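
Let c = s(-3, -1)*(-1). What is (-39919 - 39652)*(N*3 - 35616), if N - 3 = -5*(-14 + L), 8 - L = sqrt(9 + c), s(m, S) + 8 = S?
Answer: 2826123207 - 3580695*sqrt(2) ≈ 2.8211e+9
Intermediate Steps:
s(m, S) = -8 + S
c = 9 (c = (-8 - 1)*(-1) = -9*(-1) = 9)
L = 8 - 3*sqrt(2) (L = 8 - sqrt(9 + 9) = 8 - sqrt(18) = 8 - 3*sqrt(2) ≈ 3.7574)
N = 33 + 15*sqrt(2) (N = 3 - 5*(-14 + (8 - 3*sqrt(2))) = 3 - 5*(-6 - 3*sqrt(2)) = 3 + (30 + 15*sqrt(2)) = 33 + 15*sqrt(2) ≈ 54.213)
(-39919 - 39652)*(N*3 - 35616) = (-39919 - 39652)*((33 + 15*sqrt(2))*3 - 35616) = -79571*((99 + 45*sqrt(2)) - 35616) = -79571*(-35517 + 45*sqrt(2)) = 2826123207 - 3580695*sqrt(2)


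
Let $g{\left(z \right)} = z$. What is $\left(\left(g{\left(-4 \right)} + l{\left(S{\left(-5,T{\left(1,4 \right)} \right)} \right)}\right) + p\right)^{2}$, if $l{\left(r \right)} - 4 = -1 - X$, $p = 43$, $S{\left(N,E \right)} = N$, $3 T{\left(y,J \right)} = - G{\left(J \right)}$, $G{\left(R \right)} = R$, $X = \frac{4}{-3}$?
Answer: $\frac{16900}{9} \approx 1877.8$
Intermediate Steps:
$X = - \frac{4}{3}$ ($X = 4 \left(- \frac{1}{3}\right) = - \frac{4}{3} \approx -1.3333$)
$T{\left(y,J \right)} = - \frac{J}{3}$ ($T{\left(y,J \right)} = \frac{\left(-1\right) J}{3} = - \frac{J}{3}$)
$l{\left(r \right)} = \frac{13}{3}$ ($l{\left(r \right)} = 4 - - \frac{1}{3} = 4 + \left(-1 + \frac{4}{3}\right) = 4 + \frac{1}{3} = \frac{13}{3}$)
$\left(\left(g{\left(-4 \right)} + l{\left(S{\left(-5,T{\left(1,4 \right)} \right)} \right)}\right) + p\right)^{2} = \left(\left(-4 + \frac{13}{3}\right) + 43\right)^{2} = \left(\frac{1}{3} + 43\right)^{2} = \left(\frac{130}{3}\right)^{2} = \frac{16900}{9}$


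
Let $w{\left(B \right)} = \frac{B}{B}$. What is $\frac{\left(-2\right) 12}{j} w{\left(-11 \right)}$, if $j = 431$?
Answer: $- \frac{24}{431} \approx -0.055684$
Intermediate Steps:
$w{\left(B \right)} = 1$
$\frac{\left(-2\right) 12}{j} w{\left(-11 \right)} = \frac{\left(-2\right) 12}{431} \cdot 1 = \left(-24\right) \frac{1}{431} \cdot 1 = \left(- \frac{24}{431}\right) 1 = - \frac{24}{431}$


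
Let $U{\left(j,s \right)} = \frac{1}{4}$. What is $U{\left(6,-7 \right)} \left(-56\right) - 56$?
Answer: $-70$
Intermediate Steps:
$U{\left(j,s \right)} = \frac{1}{4}$
$U{\left(6,-7 \right)} \left(-56\right) - 56 = \frac{1}{4} \left(-56\right) - 56 = -14 - 56 = -70$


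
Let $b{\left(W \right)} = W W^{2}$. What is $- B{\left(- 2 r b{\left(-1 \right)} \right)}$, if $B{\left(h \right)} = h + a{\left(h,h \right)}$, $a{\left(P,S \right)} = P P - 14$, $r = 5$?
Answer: $-96$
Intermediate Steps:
$b{\left(W \right)} = W^{3}$
$a{\left(P,S \right)} = -14 + P^{2}$ ($a{\left(P,S \right)} = P^{2} - 14 = -14 + P^{2}$)
$B{\left(h \right)} = -14 + h + h^{2}$ ($B{\left(h \right)} = h + \left(-14 + h^{2}\right) = -14 + h + h^{2}$)
$- B{\left(- 2 r b{\left(-1 \right)} \right)} = - (-14 + \left(-2\right) 5 \left(-1\right)^{3} + \left(\left(-2\right) 5 \left(-1\right)^{3}\right)^{2}) = - (-14 - -10 + \left(\left(-10\right) \left(-1\right)\right)^{2}) = - (-14 + 10 + 10^{2}) = - (-14 + 10 + 100) = \left(-1\right) 96 = -96$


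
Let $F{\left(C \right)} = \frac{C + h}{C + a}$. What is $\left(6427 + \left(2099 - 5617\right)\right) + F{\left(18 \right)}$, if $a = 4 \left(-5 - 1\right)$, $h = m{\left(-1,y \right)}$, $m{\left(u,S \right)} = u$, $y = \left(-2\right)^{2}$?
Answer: $\frac{17437}{6} \approx 2906.2$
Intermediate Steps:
$y = 4$
$h = -1$
$a = -24$ ($a = 4 \left(-6\right) = -24$)
$F{\left(C \right)} = \frac{-1 + C}{-24 + C}$ ($F{\left(C \right)} = \frac{C - 1}{C - 24} = \frac{-1 + C}{-24 + C}$)
$\left(6427 + \left(2099 - 5617\right)\right) + F{\left(18 \right)} = \left(6427 + \left(2099 - 5617\right)\right) + \frac{-1 + 18}{-24 + 18} = \left(6427 - 3518\right) + \frac{1}{-6} \cdot 17 = 2909 - \frac{17}{6} = \frac{17437}{6}$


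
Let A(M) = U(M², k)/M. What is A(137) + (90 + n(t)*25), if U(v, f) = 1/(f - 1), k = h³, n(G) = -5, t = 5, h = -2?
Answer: -43156/1233 ≈ -35.001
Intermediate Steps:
k = -8 (k = (-2)³ = -8)
U(v, f) = 1/(-1 + f)
A(M) = -1/(9*M) (A(M) = 1/((-1 - 8)*M) = 1/((-9)*M) = -1/(9*M))
A(137) + (90 + n(t)*25) = -⅑/137 + (90 - 5*25) = -⅑*1/137 + (90 - 125) = -1/1233 - 35 = -43156/1233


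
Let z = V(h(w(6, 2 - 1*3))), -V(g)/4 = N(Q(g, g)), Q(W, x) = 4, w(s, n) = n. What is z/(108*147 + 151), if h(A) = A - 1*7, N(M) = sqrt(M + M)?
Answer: -8*sqrt(2)/16027 ≈ -0.00070592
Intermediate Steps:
N(M) = sqrt(2)*sqrt(M) (N(M) = sqrt(2*M) = sqrt(2)*sqrt(M))
h(A) = -7 + A (h(A) = A - 7 = -7 + A)
V(g) = -8*sqrt(2) (V(g) = -4*sqrt(2)*sqrt(4) = -4*sqrt(2)*2 = -8*sqrt(2))
z = -8*sqrt(2) ≈ -11.314
z/(108*147 + 151) = (-8*sqrt(2))/(108*147 + 151) = (-8*sqrt(2))/(15876 + 151) = -8*sqrt(2)/16027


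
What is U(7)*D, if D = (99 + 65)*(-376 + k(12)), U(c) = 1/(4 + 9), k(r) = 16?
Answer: -59040/13 ≈ -4541.5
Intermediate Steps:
U(c) = 1/13
D = -59040 (D = (99 + 65)*(-376 + 16) = 164*(-360) = -59040)
U(7)*D = (1/13)*(-59040) = -59040/13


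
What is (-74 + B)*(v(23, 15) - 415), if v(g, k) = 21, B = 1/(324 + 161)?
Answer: 14140266/485 ≈ 29155.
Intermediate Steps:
B = 1/485 ≈ 0.0020619
(-74 + B)*(v(23, 15) - 415) = (-74 + 1/485)*(21 - 415) = -35889/485*(-394) = 14140266/485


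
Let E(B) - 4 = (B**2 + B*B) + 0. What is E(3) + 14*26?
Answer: 386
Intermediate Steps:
E(B) = 4 + 2*B**2 (E(B) = 4 + ((B**2 + B*B) + 0) = 4 + ((B**2 + B**2) + 0) = 4 + (2*B**2 + 0) = 4 + 2*B**2)
E(3) + 14*26 = (4 + 2*3**2) + 14*26 = (4 + 2*9) + 364 = (4 + 18) + 364 = 22 + 364 = 386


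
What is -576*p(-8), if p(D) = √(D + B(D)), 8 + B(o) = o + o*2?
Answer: -1152*I*√10 ≈ -3642.9*I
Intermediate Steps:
B(o) = -8 + 3*o (B(o) = -8 + (o + o*2) = -8 + (o + 2*o) = -8 + 3*o)
p(D) = √(-8 + 4*D) (p(D) = √(D + (-8 + 3*D)) = √(-8 + 4*D))
-576*p(-8) = -1152*√(-2 - 8) = -1152*√(-10) = -1152*I*√10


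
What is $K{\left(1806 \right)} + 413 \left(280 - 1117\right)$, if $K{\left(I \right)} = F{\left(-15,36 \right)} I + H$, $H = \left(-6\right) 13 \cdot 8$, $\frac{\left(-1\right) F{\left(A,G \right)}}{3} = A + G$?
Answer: $-460083$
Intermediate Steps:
$F{\left(A,G \right)} = - 3 A - 3 G$ ($F{\left(A,G \right)} = - 3 \left(A + G\right) = - 3 A - 3 G$)
$H = -624$ ($H = \left(-78\right) 8 = -624$)
$K{\left(I \right)} = -624 - 63 I$ ($K{\left(I \right)} = \left(\left(-3\right) \left(-15\right) - 108\right) I - 624 = \left(45 - 108\right) I - 624 = - 63 I - 624 = -624 - 63 I$)
$K{\left(1806 \right)} + 413 \left(280 - 1117\right) = \left(-624 - 113778\right) + 413 \left(280 - 1117\right) = \left(-624 - 113778\right) + 413 \left(-837\right) = -114402 - 345681 = -460083$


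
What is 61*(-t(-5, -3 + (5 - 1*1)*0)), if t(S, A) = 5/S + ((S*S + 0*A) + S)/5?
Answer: -183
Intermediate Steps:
t(S, A) = 5/S + S/5 + S²/5 (t(S, A) = 5/S + ((S² + 0) + S)*(⅕) = 5/S + (S² + S)*(⅕) = 5/S + (S + S²)*(⅕) = 5/S + (S/5 + S²/5) = 5/S + S/5 + S²/5)
61*(-t(-5, -3 + (5 - 1*1)*0)) = 61*(-(25 + (-5)²*(1 - 5))/(5*(-5))) = 61*(-(-1)*(25 + 25*(-4))/(5*5)) = 61*(-(-1)*(25 - 100)/(5*5)) = 61*(-(-1)*(-75)/(5*5)) = 61*(-1*3) = 61*(-3) = -183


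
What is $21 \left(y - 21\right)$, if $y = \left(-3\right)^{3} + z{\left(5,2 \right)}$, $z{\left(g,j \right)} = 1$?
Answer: $-987$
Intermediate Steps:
$y = -26$ ($y = \left(-3\right)^{3} + 1 = -27 + 1 = -26$)
$21 \left(y - 21\right) = 21 \left(-26 - 21\right) = 21 \left(-47\right) = -987$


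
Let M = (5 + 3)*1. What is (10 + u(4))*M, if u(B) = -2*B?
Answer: 16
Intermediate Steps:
M = 8 (M = 8*1 = 8)
(10 + u(4))*M = (10 - 2*4)*8 = (10 - 8)*8 = 2*8 = 16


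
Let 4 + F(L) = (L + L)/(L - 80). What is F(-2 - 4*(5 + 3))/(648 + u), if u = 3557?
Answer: -194/239685 ≈ -0.00080940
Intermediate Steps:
F(L) = -4 + 2*L/(-80 + L) (F(L) = -4 + (L + L)/(L - 80) = -4 + (2*L)/(-80 + L) = -4 + 2*L/(-80 + L))
F(-2 - 4*(5 + 3))/(648 + u) = (2*(160 - (-2 - 4*(5 + 3)))/(-80 + (-2 - 4*(5 + 3))))/(648 + 3557) = (2*(160 - (-2 - 4*8))/(-80 + (-2 - 4*8)))/4205 = (2*(160 - (-2 - 4*8))/(-80 + (-2 - 4*8)))*(1/4205) = (2*(160 - (-2 - 32))/(-80 + (-2 - 32)))*(1/4205) = (2*(160 - 1*(-34))/(-80 - 34))*(1/4205) = (2*(160 + 34)/(-114))*(1/4205) = (2*(-1/114)*194)*(1/4205) = -194/57*1/4205 = -194/239685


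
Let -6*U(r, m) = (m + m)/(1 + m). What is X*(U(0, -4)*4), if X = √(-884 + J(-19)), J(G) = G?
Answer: -16*I*√903/9 ≈ -53.422*I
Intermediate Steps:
U(r, m) = -m/(3*(1 + m)) (U(r, m) = -(m + m)/(6*(1 + m)) = -2*m/(6*(1 + m)) = -m/(3*(1 + m)))
X = I*√903 (X = √(-884 - 19) = √(-903) = I*√903 ≈ 30.05*I)
X*(U(0, -4)*4) = (I*√903)*(-1*(-4)/(3 + 3*(-4))*4) = (I*√903)*(-1*(-4)/(3 - 12)*4) = (I*√903)*(-1*(-4)/(-9)*4) = (I*√903)*(-1*(-4)*(-⅑)*4) = (I*√903)*(-4/9*4) = (I*√903)*(-16/9) = -16*I*√903/9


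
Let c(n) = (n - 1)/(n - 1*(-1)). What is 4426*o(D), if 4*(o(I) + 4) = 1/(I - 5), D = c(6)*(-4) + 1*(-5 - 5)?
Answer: -4441491/250 ≈ -17766.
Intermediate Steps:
c(n) = (-1 + n)/(1 + n) (c(n) = (-1 + n)/(n + 1) = (-1 + n)/(1 + n))
D = -90/7 (D = ((-1 + 6)/(1 + 6))*(-4) + 1*(-5 - 5) = (5/7)*(-4) + 1*(-10) = ((1/7)*5)*(-4) - 10 = (5/7)*(-4) - 10 = -20/7 - 10 = -90/7 ≈ -12.857)
o(I) = -4 + 1/(4*(-5 + I)) (o(I) = -4 + 1/(4*(I - 5)) = -4 + 1/(4*(-5 + I)))
4426*o(D) = 4426*((81 - 16*(-90/7))/(4*(-5 - 90/7))) = 4426*((81 + 1440/7)/(4*(-125/7))) = 4426*((1/4)*(-7/125)*(2007/7)) = 4426*(-2007/500) = -4441491/250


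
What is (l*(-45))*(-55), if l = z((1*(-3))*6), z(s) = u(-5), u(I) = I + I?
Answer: -24750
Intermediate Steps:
u(I) = 2*I
z(s) = -10 (z(s) = 2*(-5) = -10)
l = -10
(l*(-45))*(-55) = -10*(-45)*(-55) = 450*(-55) = -24750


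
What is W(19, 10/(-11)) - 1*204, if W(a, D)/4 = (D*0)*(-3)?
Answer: -204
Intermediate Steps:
W(a, D) = 0 (W(a, D) = 4*((D*0)*(-3)) = 4*(0*(-3)) = 4*0 = 0)
W(19, 10/(-11)) - 1*204 = 0 - 1*204 = 0 - 204 = -204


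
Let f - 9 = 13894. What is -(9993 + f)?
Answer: -23896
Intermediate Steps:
f = 13903 (f = 9 + 13894 = 13903)
-(9993 + f) = -(9993 + 13903) = -1*23896 = -23896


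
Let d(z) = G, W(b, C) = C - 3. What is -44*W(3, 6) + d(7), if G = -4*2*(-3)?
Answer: -108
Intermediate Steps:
G = 24 (G = -8*(-3) = 24)
W(b, C) = -3 + C
d(z) = 24
-44*W(3, 6) + d(7) = -44*(-3 + 6) + 24 = -44*3 + 24 = -132 + 24 = -108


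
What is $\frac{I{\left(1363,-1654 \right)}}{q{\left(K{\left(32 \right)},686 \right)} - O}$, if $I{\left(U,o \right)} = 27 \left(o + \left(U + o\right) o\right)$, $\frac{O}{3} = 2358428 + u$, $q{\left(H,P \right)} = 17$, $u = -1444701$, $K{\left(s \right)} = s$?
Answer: $- \frac{3237705}{685291} \approx -4.7246$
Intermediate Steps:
$O = 2741181$ ($O = 3 \left(2358428 - 1444701\right) = 3 \cdot 913727 = 2741181$)
$I{\left(U,o \right)} = 27 o + 27 o \left(U + o\right)$ ($I{\left(U,o \right)} = 27 \left(o + o \left(U + o\right)\right) = 27 o + 27 o \left(U + o\right)$)
$\frac{I{\left(1363,-1654 \right)}}{q{\left(K{\left(32 \right)},686 \right)} - O} = \frac{27 \left(-1654\right) \left(1 + 1363 - 1654\right)}{17 - 2741181} = \frac{27 \left(-1654\right) \left(-290\right)}{17 - 2741181} = \frac{12950820}{-2741164} = 12950820 \left(- \frac{1}{2741164}\right) = - \frac{3237705}{685291}$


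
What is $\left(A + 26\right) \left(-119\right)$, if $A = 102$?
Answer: $-15232$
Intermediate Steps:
$\left(A + 26\right) \left(-119\right) = \left(102 + 26\right) \left(-119\right) = 128 \left(-119\right) = -15232$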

────────────────

How to complete this task: Please copy, word for word, every line from the first line of the records through the line containing "Answer: 2826123207 - 3580695*sqrt(2)", with both of those lines included and nothing else.

Written answer:
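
Let c = s(-3, -1)*(-1). What is (-39919 - 39652)*(N*3 - 35616), if N - 3 = -5*(-14 + L), 8 - L = sqrt(9 + c), s(m, S) + 8 = S?
Answer: 2826123207 - 3580695*sqrt(2) ≈ 2.8211e+9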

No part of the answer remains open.